Provided information —
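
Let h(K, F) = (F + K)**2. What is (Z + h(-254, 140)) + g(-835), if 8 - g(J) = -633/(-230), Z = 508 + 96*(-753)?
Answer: -13519113/230 ≈ -58779.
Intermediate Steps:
Z = -71780 (Z = 508 - 72288 = -71780)
g(J) = 1207/230 (g(J) = 8 - (-633)/(-230) = 8 - (-633)*(-1)/230 = 8 - 1*633/230 = 8 - 633/230 = 1207/230)
(Z + h(-254, 140)) + g(-835) = (-71780 + (140 - 254)**2) + 1207/230 = (-71780 + (-114)**2) + 1207/230 = (-71780 + 12996) + 1207/230 = -58784 + 1207/230 = -13519113/230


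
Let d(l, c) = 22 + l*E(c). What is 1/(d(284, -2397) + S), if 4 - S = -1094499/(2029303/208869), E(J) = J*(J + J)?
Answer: 2029303/6622870997412845 ≈ 3.0641e-10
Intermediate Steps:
E(J) = 2*J**2 (E(J) = J*(2*J) = 2*J**2)
d(l, c) = 22 + 2*l*c**2 (d(l, c) = 22 + l*(2*c**2) = 22 + 2*l*c**2)
S = 228615028843/2029303 (S = 4 - (-1094499)/(2029303/208869) = 4 - (-1094499)/(2029303*(1/208869)) = 4 - (-1094499)/2029303/208869 = 4 - (-1094499)*208869/2029303 = 4 - 1*(-228606911631/2029303) = 4 + 228606911631/2029303 = 228615028843/2029303 ≈ 1.1266e+5)
1/(d(284, -2397) + S) = 1/((22 + 2*284*(-2397)**2) + 228615028843/2029303) = 1/((22 + 2*284*5745609) + 228615028843/2029303) = 1/((22 + 3263505912) + 228615028843/2029303) = 1/(3263505934 + 228615028843/2029303) = 1/(6622870997412845/2029303) = 2029303/6622870997412845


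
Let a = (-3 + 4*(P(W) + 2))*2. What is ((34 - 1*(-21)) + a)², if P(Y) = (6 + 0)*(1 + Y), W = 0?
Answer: 12769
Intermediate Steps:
P(Y) = 6 + 6*Y (P(Y) = 6*(1 + Y) = 6 + 6*Y)
a = 58 (a = (-3 + 4*((6 + 6*0) + 2))*2 = (-3 + 4*((6 + 0) + 2))*2 = (-3 + 4*(6 + 2))*2 = (-3 + 4*8)*2 = (-3 + 32)*2 = 29*2 = 58)
((34 - 1*(-21)) + a)² = ((34 - 1*(-21)) + 58)² = ((34 + 21) + 58)² = (55 + 58)² = 113² = 12769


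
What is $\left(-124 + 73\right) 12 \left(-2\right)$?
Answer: $1224$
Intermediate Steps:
$\left(-124 + 73\right) 12 \left(-2\right) = \left(-51\right) \left(-24\right) = 1224$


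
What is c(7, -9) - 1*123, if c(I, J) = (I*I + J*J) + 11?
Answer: 18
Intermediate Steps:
c(I, J) = 11 + I**2 + J**2 (c(I, J) = (I**2 + J**2) + 11 = 11 + I**2 + J**2)
c(7, -9) - 1*123 = (11 + 7**2 + (-9)**2) - 1*123 = (11 + 49 + 81) - 123 = 141 - 123 = 18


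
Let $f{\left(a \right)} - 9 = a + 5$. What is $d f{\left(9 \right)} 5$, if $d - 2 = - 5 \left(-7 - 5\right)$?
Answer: $7130$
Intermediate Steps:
$f{\left(a \right)} = 14 + a$ ($f{\left(a \right)} = 9 + \left(a + 5\right) = 9 + \left(5 + a\right) = 14 + a$)
$d = 62$ ($d = 2 - 5 \left(-7 - 5\right) = 2 - -60 = 2 + 60 = 62$)
$d f{\left(9 \right)} 5 = 62 \left(14 + 9\right) 5 = 62 \cdot 23 \cdot 5 = 1426 \cdot 5 = 7130$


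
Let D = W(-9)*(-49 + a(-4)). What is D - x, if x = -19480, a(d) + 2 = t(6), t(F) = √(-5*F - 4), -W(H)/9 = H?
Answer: 15349 + 81*I*√34 ≈ 15349.0 + 472.31*I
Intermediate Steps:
W(H) = -9*H
t(F) = √(-4 - 5*F)
a(d) = -2 + I*√34 (a(d) = -2 + √(-4 - 5*6) = -2 + √(-4 - 30) = -2 + √(-34) = -2 + I*√34)
D = -4131 + 81*I*√34 (D = (-9*(-9))*(-49 + (-2 + I*√34)) = 81*(-51 + I*√34) = -4131 + 81*I*√34 ≈ -4131.0 + 472.31*I)
D - x = (-4131 + 81*I*√34) - 1*(-19480) = (-4131 + 81*I*√34) + 19480 = 15349 + 81*I*√34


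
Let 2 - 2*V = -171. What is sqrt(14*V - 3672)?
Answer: I*sqrt(2461) ≈ 49.608*I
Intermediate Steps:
V = 173/2 (V = 1 - 1/2*(-171) = 1 + 171/2 = 173/2 ≈ 86.500)
sqrt(14*V - 3672) = sqrt(14*(173/2) - 3672) = sqrt(1211 - 3672) = sqrt(-2461) = I*sqrt(2461)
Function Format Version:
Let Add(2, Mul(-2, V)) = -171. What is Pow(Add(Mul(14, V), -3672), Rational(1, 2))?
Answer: Mul(I, Pow(2461, Rational(1, 2))) ≈ Mul(49.608, I)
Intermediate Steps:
V = Rational(173, 2) (V = Add(1, Mul(Rational(-1, 2), -171)) = Add(1, Rational(171, 2)) = Rational(173, 2) ≈ 86.500)
Pow(Add(Mul(14, V), -3672), Rational(1, 2)) = Pow(Add(Mul(14, Rational(173, 2)), -3672), Rational(1, 2)) = Pow(Add(1211, -3672), Rational(1, 2)) = Pow(-2461, Rational(1, 2)) = Mul(I, Pow(2461, Rational(1, 2)))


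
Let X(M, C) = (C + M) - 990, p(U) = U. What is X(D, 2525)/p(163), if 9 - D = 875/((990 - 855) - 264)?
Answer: 200051/21027 ≈ 9.5140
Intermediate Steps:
D = 2036/129 (D = 9 - 875/((990 - 855) - 264) = 9 - 875/(135 - 264) = 9 - 875/(-129) = 9 - 875*(-1)/129 = 9 - 1*(-875/129) = 9 + 875/129 = 2036/129 ≈ 15.783)
X(M, C) = -990 + C + M
X(D, 2525)/p(163) = (-990 + 2525 + 2036/129)/163 = (200051/129)*(1/163) = 200051/21027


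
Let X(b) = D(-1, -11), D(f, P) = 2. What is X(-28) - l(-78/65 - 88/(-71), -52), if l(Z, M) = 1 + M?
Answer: 53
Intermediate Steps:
X(b) = 2
X(-28) - l(-78/65 - 88/(-71), -52) = 2 - (1 - 52) = 2 - 1*(-51) = 2 + 51 = 53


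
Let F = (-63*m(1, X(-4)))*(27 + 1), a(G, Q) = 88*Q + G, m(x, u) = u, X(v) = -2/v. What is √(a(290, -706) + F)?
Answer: 112*I*√5 ≈ 250.44*I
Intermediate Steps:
a(G, Q) = G + 88*Q
F = -882 (F = (-(-126)/(-4))*(27 + 1) = -(-126)*(-1)/4*28 = -63*½*28 = -63/2*28 = -882)
√(a(290, -706) + F) = √((290 + 88*(-706)) - 882) = √((290 - 62128) - 882) = √(-61838 - 882) = √(-62720) = 112*I*√5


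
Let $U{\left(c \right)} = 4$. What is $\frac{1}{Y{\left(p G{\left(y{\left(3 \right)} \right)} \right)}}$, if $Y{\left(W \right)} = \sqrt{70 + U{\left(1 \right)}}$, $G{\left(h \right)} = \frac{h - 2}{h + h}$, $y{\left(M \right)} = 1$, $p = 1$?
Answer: $\frac{\sqrt{74}}{74} \approx 0.11625$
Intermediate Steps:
$G{\left(h \right)} = \frac{-2 + h}{2 h}$
$Y{\left(W \right)} = \sqrt{74}$ ($Y{\left(W \right)} = \sqrt{70 + 4} = \sqrt{74}$)
$\frac{1}{Y{\left(p G{\left(y{\left(3 \right)} \right)} \right)}} = \frac{1}{\sqrt{74}} = \frac{\sqrt{74}}{74}$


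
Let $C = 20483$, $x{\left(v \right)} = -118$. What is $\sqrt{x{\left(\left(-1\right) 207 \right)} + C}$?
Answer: $\sqrt{20365} \approx 142.71$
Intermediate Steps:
$\sqrt{x{\left(\left(-1\right) 207 \right)} + C} = \sqrt{-118 + 20483} = \sqrt{20365}$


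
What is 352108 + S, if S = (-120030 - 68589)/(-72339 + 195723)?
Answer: 14481434951/41128 ≈ 3.5211e+5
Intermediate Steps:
S = -62873/41128 (S = -188619/123384 = -188619*1/123384 = -62873/41128 ≈ -1.5287)
352108 + S = 352108 - 62873/41128 = 14481434951/41128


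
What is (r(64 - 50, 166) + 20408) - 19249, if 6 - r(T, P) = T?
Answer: 1151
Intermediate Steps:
r(T, P) = 6 - T
(r(64 - 50, 166) + 20408) - 19249 = ((6 - (64 - 50)) + 20408) - 19249 = ((6 - 1*14) + 20408) - 19249 = ((6 - 14) + 20408) - 19249 = (-8 + 20408) - 19249 = 20400 - 19249 = 1151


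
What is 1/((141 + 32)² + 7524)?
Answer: 1/37453 ≈ 2.6700e-5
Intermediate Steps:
1/((141 + 32)² + 7524) = 1/(173² + 7524) = 1/(29929 + 7524) = 1/37453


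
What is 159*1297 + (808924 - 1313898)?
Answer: -298751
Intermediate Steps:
159*1297 + (808924 - 1313898) = 206223 - 504974 = -298751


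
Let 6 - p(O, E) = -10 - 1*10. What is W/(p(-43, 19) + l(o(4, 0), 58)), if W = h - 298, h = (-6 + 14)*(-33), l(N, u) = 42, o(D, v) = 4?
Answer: -281/34 ≈ -8.2647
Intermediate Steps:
p(O, E) = 26 (p(O, E) = 6 - (-10 - 1*10) = 6 - (-10 - 10) = 6 - 1*(-20) = 6 + 20 = 26)
h = -264 (h = 8*(-33) = -264)
W = -562 (W = -264 - 298 = -562)
W/(p(-43, 19) + l(o(4, 0), 58)) = -562/(26 + 42) = -562/68 = -562*1/68 = -281/34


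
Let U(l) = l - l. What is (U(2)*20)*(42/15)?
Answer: 0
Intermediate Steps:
U(l) = 0
(U(2)*20)*(42/15) = (0*20)*(42/15) = 0*(42*(1/15)) = 0*(14/5) = 0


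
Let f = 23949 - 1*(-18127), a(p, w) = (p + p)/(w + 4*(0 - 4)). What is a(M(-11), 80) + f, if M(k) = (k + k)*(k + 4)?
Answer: 673293/16 ≈ 42081.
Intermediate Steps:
M(k) = 2*k*(4 + k) (M(k) = (2*k)*(4 + k) = 2*k*(4 + k))
a(p, w) = 2*p/(-16 + w) (a(p, w) = (2*p)/(w + 4*(-4)) = (2*p)/(w - 16) = (2*p)/(-16 + w) = 2*p/(-16 + w))
f = 42076 (f = 23949 + 18127 = 42076)
a(M(-11), 80) + f = 2*(2*(-11)*(4 - 11))/(-16 + 80) + 42076 = 2*(2*(-11)*(-7))/64 + 42076 = 2*154*(1/64) + 42076 = 77/16 + 42076 = 673293/16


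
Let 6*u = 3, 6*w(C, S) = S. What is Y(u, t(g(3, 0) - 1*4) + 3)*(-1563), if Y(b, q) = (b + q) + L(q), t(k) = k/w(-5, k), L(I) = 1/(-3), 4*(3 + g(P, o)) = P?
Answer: -28655/2 ≈ -14328.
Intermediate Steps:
g(P, o) = -3 + P/4
L(I) = -⅓
w(C, S) = S/6
t(k) = 6 (t(k) = k/((k/6)) = k*(6/k) = 6)
u = ½ (u = (⅙)*3 = ½ ≈ 0.50000)
Y(b, q) = -⅓ + b + q (Y(b, q) = (b + q) - ⅓ = -⅓ + b + q)
Y(u, t(g(3, 0) - 1*4) + 3)*(-1563) = (-⅓ + ½ + (6 + 3))*(-1563) = (-⅓ + ½ + 9)*(-1563) = (55/6)*(-1563) = -28655/2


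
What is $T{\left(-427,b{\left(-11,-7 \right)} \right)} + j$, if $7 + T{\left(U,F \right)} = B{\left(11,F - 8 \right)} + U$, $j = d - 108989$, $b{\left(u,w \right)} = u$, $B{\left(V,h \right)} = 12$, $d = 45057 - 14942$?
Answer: $-79296$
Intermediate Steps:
$d = 30115$
$j = -78874$ ($j = 30115 - 108989 = -78874$)
$T{\left(U,F \right)} = 5 + U$ ($T{\left(U,F \right)} = -7 + \left(12 + U\right) = 5 + U$)
$T{\left(-427,b{\left(-11,-7 \right)} \right)} + j = \left(5 - 427\right) - 78874 = -422 - 78874 = -79296$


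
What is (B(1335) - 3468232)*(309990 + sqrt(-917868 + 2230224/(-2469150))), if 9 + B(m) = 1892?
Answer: -1074533526510 - 6932698*I*sqrt(172715213684729)/27435 ≈ -1.0745e+12 - 3.321e+9*I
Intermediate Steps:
B(m) = 1883 (B(m) = -9 + 1892 = 1883)
(B(1335) - 3468232)*(309990 + sqrt(-917868 + 2230224/(-2469150))) = (1883 - 3468232)*(309990 + sqrt(-917868 + 2230224/(-2469150))) = -3466349*(309990 + sqrt(-917868 + 2230224*(-1/2469150))) = -3466349*(309990 + sqrt(-917868 - 371704/411525)) = -3466349*(309990 + sqrt(-377726000404/411525)) = -3466349*(309990 + 2*I*sqrt(172715213684729)/27435) = -1074533526510 - 6932698*I*sqrt(172715213684729)/27435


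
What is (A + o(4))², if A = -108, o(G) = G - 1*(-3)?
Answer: 10201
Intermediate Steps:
o(G) = 3 + G (o(G) = G + 3 = 3 + G)
(A + o(4))² = (-108 + (3 + 4))² = (-108 + 7)² = (-101)² = 10201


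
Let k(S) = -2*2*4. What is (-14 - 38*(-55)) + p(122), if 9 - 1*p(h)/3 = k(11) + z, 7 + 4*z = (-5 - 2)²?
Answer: 4239/2 ≈ 2119.5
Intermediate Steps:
z = 21/2 (z = -7/4 + (-5 - 2)²/4 = -7/4 + (¼)*(-7)² = -7/4 + (¼)*49 = -7/4 + 49/4 = 21/2 ≈ 10.500)
k(S) = -16 (k(S) = -4*4 = -16)
p(h) = 87/2 (p(h) = 27 - 3*(-16 + 21/2) = 27 - 3*(-11/2) = 27 + 33/2 = 87/2)
(-14 - 38*(-55)) + p(122) = (-14 - 38*(-55)) + 87/2 = (-14 + 2090) + 87/2 = 2076 + 87/2 = 4239/2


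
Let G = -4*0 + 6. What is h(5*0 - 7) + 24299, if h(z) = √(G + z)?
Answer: 24299 + I ≈ 24299.0 + 1.0*I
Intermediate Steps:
G = 6 (G = 0 + 6 = 6)
h(z) = √(6 + z)
h(5*0 - 7) + 24299 = √(6 + (5*0 - 7)) + 24299 = √(6 + (0 - 7)) + 24299 = √(6 - 7) + 24299 = √(-1) + 24299 = I + 24299 = 24299 + I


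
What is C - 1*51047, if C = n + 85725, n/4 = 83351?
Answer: 368082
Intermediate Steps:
n = 333404 (n = 4*83351 = 333404)
C = 419129 (C = 333404 + 85725 = 419129)
C - 1*51047 = 419129 - 1*51047 = 419129 - 51047 = 368082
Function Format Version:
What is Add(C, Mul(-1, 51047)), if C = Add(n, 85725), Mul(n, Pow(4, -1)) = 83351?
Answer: 368082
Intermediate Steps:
n = 333404 (n = Mul(4, 83351) = 333404)
C = 419129 (C = Add(333404, 85725) = 419129)
Add(C, Mul(-1, 51047)) = Add(419129, Mul(-1, 51047)) = Add(419129, -51047) = 368082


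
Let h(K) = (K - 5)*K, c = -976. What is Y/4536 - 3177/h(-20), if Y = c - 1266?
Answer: -485371/70875 ≈ -6.8483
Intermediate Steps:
Y = -2242 (Y = -976 - 1266 = -2242)
h(K) = K*(-5 + K) (h(K) = (-5 + K)*K = K*(-5 + K))
Y/4536 - 3177/h(-20) = -2242/4536 - 3177*(-1/(20*(-5 - 20))) = -2242*1/4536 - 3177/((-20*(-25))) = -1121/2268 - 3177/500 = -485371/70875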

How to complete this task — For this exercise, output exactly the lines above from the line with "What is 352108" to the line with "What is 159*1297 + (808924 - 1313898)?", counting both, and leave out the rest.

Exercise result —
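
What is 352108 + S, if S = (-120030 - 68589)/(-72339 + 195723)?
Answer: 14481434951/41128 ≈ 3.5211e+5
Intermediate Steps:
S = -62873/41128 (S = -188619/123384 = -188619*1/123384 = -62873/41128 ≈ -1.5287)
352108 + S = 352108 - 62873/41128 = 14481434951/41128


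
What is (r(64 - 50, 166) + 20408) - 19249, if 6 - r(T, P) = T?
Answer: 1151
Intermediate Steps:
r(T, P) = 6 - T
(r(64 - 50, 166) + 20408) - 19249 = ((6 - (64 - 50)) + 20408) - 19249 = ((6 - 1*14) + 20408) - 19249 = ((6 - 14) + 20408) - 19249 = (-8 + 20408) - 19249 = 20400 - 19249 = 1151


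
What is 1/((141 + 32)² + 7524)?
Answer: 1/37453 ≈ 2.6700e-5
Intermediate Steps:
1/((141 + 32)² + 7524) = 1/(173² + 7524) = 1/(29929 + 7524) = 1/37453


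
What is 159*1297 + (808924 - 1313898)?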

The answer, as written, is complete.